> _Information supplied_:
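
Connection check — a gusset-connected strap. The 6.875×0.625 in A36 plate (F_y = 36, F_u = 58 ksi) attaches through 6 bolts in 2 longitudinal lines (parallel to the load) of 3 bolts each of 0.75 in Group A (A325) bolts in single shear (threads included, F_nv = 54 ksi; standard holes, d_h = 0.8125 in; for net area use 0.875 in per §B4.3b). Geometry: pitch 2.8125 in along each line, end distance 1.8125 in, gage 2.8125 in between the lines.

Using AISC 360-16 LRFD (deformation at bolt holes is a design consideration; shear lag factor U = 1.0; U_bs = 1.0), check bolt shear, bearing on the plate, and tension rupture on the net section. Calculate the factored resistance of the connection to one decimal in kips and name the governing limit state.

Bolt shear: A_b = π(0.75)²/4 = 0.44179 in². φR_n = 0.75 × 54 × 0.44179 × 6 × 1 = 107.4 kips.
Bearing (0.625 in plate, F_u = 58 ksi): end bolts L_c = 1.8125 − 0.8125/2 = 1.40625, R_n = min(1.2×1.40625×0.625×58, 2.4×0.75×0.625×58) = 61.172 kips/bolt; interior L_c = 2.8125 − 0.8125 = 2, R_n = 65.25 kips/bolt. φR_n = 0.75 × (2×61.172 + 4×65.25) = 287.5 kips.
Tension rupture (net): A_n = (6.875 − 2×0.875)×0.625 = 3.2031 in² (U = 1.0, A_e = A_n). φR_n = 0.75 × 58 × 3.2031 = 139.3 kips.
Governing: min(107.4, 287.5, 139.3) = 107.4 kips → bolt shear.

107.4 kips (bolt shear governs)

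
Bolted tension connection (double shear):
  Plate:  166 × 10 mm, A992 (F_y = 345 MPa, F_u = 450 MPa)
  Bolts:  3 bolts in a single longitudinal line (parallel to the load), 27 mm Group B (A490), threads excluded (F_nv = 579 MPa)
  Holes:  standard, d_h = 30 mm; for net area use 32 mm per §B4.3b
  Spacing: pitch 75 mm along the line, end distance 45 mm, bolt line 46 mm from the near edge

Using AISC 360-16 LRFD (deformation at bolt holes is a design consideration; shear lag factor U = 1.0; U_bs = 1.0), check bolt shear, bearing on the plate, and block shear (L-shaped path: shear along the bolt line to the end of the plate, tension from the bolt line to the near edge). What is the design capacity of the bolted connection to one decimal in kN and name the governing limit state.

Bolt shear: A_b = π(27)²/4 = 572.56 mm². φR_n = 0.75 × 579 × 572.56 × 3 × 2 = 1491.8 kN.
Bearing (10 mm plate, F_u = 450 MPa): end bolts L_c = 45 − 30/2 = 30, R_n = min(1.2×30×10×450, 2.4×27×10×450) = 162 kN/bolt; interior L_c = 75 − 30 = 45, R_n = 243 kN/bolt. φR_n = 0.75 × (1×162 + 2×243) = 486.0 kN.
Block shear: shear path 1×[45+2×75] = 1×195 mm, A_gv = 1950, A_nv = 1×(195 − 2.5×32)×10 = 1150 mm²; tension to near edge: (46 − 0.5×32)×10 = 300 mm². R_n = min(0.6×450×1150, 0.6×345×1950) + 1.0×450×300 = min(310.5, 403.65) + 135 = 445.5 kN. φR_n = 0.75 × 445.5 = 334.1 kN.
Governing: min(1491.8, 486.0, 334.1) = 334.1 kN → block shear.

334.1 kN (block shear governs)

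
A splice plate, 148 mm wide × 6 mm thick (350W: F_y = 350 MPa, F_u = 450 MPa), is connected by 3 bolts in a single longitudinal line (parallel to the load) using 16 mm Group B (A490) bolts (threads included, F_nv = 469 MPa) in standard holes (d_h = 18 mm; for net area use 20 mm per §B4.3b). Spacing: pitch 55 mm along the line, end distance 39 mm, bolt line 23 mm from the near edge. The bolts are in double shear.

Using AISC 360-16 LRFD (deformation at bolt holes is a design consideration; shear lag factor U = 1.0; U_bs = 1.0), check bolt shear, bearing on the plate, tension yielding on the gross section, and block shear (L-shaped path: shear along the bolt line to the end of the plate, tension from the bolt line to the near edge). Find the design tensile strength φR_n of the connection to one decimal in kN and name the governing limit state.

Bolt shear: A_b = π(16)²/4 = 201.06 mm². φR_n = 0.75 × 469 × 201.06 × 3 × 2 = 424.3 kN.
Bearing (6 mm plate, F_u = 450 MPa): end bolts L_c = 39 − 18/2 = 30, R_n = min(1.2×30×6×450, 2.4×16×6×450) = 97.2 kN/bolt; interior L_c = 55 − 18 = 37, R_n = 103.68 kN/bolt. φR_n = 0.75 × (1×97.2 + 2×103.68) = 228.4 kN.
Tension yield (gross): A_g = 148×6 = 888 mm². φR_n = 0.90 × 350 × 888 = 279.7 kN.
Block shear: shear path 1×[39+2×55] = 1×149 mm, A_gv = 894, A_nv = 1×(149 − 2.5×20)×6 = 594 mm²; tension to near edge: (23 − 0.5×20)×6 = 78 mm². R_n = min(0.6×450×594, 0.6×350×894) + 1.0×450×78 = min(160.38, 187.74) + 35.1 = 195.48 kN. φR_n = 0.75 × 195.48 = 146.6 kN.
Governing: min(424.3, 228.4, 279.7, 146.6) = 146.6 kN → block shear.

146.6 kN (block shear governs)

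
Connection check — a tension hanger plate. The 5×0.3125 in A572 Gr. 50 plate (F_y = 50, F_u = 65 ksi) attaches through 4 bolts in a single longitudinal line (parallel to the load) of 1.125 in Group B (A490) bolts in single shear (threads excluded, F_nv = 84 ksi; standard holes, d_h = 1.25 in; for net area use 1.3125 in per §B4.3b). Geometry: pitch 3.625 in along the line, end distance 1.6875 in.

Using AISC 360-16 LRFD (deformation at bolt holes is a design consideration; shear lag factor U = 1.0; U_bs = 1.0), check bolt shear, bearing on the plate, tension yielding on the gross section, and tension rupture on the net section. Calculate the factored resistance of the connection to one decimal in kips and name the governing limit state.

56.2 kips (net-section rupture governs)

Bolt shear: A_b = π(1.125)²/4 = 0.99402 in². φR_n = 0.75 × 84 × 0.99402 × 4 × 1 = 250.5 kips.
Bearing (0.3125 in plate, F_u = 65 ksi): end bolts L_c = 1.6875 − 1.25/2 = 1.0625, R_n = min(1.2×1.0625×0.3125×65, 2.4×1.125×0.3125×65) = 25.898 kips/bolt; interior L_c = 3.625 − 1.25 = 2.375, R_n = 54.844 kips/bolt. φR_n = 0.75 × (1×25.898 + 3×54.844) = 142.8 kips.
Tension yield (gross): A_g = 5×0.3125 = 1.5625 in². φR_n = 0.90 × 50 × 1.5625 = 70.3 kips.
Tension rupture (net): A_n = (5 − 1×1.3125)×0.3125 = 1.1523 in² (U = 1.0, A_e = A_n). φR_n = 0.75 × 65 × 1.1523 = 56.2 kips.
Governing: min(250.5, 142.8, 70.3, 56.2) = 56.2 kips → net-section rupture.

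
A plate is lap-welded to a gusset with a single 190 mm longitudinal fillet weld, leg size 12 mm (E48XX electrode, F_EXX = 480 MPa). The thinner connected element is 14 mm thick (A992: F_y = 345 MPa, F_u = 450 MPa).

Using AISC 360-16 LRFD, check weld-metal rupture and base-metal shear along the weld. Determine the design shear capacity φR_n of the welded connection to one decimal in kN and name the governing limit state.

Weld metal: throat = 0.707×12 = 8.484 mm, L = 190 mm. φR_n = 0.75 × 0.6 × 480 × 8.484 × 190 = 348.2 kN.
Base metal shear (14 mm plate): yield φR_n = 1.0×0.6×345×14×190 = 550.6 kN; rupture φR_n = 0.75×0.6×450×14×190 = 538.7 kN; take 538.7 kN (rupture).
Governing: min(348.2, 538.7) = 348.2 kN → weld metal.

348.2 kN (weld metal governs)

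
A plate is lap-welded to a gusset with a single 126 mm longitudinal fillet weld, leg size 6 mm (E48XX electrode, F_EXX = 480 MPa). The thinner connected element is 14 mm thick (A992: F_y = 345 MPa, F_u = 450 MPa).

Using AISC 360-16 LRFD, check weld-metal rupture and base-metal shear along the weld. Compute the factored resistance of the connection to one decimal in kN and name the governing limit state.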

> _Assignment_: Every line above from the line with "(F_nv = 579 MPa)" to the line with "Spacing: pitch 75" is wanted, ends included; write them out exactly and add no other line.

> _Answer for the task_:
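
  Bolts:  3 bolts in a single longitudinal line (parallel to the load), 27 mm Group B (A490), threads excluded (F_nv = 579 MPa)
  Holes:  standard, d_h = 30 mm; for net area use 32 mm per §B4.3b
  Spacing: pitch 75 mm along the line, end distance 45 mm, bolt line 46 mm from the near edge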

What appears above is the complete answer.